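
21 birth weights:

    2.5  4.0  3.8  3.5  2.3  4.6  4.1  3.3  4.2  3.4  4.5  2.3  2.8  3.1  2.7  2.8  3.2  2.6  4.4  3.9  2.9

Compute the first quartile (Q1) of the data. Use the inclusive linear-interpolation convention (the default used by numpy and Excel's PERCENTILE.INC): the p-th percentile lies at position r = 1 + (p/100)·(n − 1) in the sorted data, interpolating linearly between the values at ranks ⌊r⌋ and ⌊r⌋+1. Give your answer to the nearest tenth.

2.8

Sorted: 2.3, 2.3, 2.5, 2.6, 2.7, 2.8, 2.8, 2.9, 3.1, 3.2, 3.3, 3.4, 3.5, 3.8, 3.9, 4.0, 4.1, 4.2, 4.4, 4.5, 4.6.
n = 21.
r = 1 + (25/100)·(21 − 1) = 1 + 5 = 6.
r is an integer, so P25 is the value at rank 6: 2.8.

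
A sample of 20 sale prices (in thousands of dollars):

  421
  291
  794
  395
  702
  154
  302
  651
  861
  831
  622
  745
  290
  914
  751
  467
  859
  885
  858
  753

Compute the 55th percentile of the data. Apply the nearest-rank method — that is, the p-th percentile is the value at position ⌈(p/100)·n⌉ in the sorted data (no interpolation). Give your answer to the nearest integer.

Sorted: 154, 290, 291, 302, 395, 421, 467, 622, 651, 702, 745, 751, 753, 794, 831, 858, 859, 861, 885, 914.
n = 20.
Position = ⌈55/100 · 20⌉ = ⌈11⌉ = 11.
The value at rank 11 is 745.

745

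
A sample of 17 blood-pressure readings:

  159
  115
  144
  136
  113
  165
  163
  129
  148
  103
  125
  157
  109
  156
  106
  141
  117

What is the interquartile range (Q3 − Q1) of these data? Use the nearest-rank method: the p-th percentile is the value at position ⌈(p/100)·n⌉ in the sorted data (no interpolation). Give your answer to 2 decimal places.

Sorted: 103, 106, 109, 113, 115, 117, 125, 129, 136, 141, 144, 148, 156, 157, 159, 163, 165.
n = 17.
P25: rank ⌈25/100·17⌉ = 5 → 115.
P75: rank ⌈75/100·17⌉ = 13 → 156.
Difference: 156 − 115 = 41.

41.00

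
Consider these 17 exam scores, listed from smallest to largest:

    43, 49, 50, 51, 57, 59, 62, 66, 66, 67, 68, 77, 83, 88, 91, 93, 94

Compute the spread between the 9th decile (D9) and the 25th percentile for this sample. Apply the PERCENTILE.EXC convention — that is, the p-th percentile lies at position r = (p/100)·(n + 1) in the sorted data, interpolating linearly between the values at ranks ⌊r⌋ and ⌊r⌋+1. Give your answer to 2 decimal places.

n = 17.
P25: r = 4.5; ranks 4–5 are 51, 57; interpolating gives 54.
P90: r = 16.2; ranks 16–17 are 93, 94; interpolating gives 93.2.
Difference: 93.2 − 54 = 39.2.

39.20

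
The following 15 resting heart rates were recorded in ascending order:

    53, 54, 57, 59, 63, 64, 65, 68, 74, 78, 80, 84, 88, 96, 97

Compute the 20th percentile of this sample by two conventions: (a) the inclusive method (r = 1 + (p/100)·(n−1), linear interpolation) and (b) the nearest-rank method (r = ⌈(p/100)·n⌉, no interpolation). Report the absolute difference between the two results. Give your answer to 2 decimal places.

1.60

n = 15.
(a) r = 3.8; between ranks 3 (57) and 4 (59): 58.6.
(b) the nearest-rank method: rank 3 → 57.
|58.6 − 57| = 1.6.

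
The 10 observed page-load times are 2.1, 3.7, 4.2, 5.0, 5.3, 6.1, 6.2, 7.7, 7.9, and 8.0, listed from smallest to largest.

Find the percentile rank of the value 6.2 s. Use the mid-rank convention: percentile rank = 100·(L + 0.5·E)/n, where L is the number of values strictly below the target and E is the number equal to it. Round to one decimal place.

Count below 6.2: L = 6; count equal: E = 1; n = 10.
Percentile rank = 100·(6 + 0.5·1)/10 = 100·6.5/10 = 65.

65.0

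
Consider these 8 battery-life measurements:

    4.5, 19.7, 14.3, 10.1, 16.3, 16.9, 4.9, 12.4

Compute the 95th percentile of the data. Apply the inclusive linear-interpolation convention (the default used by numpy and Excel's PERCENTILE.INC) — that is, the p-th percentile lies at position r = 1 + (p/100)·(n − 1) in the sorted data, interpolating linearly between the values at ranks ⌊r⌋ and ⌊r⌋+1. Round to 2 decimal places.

18.72

Sorted: 4.5, 4.9, 10.1, 12.4, 14.3, 16.3, 16.9, 19.7.
n = 8.
r = 1 + (95/100)·(8 − 1) = 1 + 6.65 = 7.65.
Rank 7 is 16.9 and rank 8 is 19.7.
Interpolate: 16.9 + 0.65·(19.7 − 16.9) = 16.9 + 0.65·2.8 = 18.72.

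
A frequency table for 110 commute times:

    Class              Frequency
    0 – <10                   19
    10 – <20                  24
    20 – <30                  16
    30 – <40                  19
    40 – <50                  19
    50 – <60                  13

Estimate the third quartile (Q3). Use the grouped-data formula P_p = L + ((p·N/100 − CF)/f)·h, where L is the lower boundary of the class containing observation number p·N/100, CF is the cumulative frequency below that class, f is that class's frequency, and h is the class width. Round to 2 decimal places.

42.37

N = 110; target position k = 75/100 · 110 = 82.5.
Cumulative frequencies: 19, 43, 59, 78, 97, 110.
Observation 82.5 falls in the class 40 – <50.
L = 40, CF = 78, f = 19, h = 10.
P75 = 40 + ((82.5 − 78)/19)·10 = 40 + 2.36842 = 42.3684.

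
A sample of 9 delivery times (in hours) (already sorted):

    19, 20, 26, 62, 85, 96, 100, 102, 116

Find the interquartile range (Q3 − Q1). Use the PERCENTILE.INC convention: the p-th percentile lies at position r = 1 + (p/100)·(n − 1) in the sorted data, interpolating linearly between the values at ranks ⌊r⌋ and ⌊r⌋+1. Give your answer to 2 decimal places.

n = 9.
P25: r = 3 (integer) → 26.
P75: r = 7 (integer) → 100.
Difference: 100 − 26 = 74.

74.00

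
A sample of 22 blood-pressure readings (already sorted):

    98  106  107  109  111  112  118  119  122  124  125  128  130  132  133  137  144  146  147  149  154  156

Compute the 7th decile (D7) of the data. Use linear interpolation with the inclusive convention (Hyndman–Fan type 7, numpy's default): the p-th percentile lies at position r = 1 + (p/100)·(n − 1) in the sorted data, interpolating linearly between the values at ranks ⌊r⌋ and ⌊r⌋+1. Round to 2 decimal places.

135.80

n = 22.
r = 1 + (70/100)·(22 − 1) = 1 + 14.7 = 15.7.
Rank 15 is 133 and rank 16 is 137.
Interpolate: 133 + 0.7·(137 − 133) = 133 + 0.7·4 = 135.8.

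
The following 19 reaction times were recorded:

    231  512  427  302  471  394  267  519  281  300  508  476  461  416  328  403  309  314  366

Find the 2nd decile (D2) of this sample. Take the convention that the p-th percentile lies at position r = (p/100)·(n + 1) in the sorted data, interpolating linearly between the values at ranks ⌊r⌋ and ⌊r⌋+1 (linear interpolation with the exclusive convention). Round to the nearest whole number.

Sorted: 231, 267, 281, 300, 302, 309, 314, 328, 366, 394, 403, 416, 427, 461, 471, 476, 508, 512, 519.
n = 19.
r = (20/100)·(19 + 1) = 4.
r is an integer, so P20 is the value at rank 4: 300.

300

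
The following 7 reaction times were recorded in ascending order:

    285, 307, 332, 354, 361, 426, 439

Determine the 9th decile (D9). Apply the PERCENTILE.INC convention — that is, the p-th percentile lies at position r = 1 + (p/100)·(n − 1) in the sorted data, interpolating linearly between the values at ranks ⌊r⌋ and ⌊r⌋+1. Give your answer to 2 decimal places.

431.20

n = 7.
r = 1 + (90/100)·(7 − 1) = 1 + 5.4 = 6.4.
Rank 6 is 426 and rank 7 is 439.
Interpolate: 426 + 0.4·(439 − 426) = 426 + 0.4·13 = 431.2.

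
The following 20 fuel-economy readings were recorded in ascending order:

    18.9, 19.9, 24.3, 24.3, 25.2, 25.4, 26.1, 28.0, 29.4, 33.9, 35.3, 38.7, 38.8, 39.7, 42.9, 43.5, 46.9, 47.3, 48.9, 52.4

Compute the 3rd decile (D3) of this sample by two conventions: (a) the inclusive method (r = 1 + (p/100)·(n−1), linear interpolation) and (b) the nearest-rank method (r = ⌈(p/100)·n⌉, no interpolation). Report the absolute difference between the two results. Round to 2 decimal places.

n = 20.
(a) r = 6.7; between ranks 6 (25.4) and 7 (26.1): 25.89.
(b) the nearest-rank method: rank 6 → 25.4.
|25.89 − 25.4| = 0.49.

0.49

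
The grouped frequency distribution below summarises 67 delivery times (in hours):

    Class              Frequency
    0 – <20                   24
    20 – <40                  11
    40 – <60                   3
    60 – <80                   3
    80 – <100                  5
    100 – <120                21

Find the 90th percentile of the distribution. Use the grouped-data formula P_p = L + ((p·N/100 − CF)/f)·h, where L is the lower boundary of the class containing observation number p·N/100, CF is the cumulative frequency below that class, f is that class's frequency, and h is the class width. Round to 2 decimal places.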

........

* HOW TO COMPLETE THIS TASK *
Give an exact copy of the lines above from the line with "Consider these 8" up to and including the line with "4.5, 19.7, 14.3, 10.1, 16.3, 16.9, 4.9, 12.4", and leave everything else out.

* FINISHED TASK *
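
Consider these 8 battery-life measurements:

    4.5, 19.7, 14.3, 10.1, 16.3, 16.9, 4.9, 12.4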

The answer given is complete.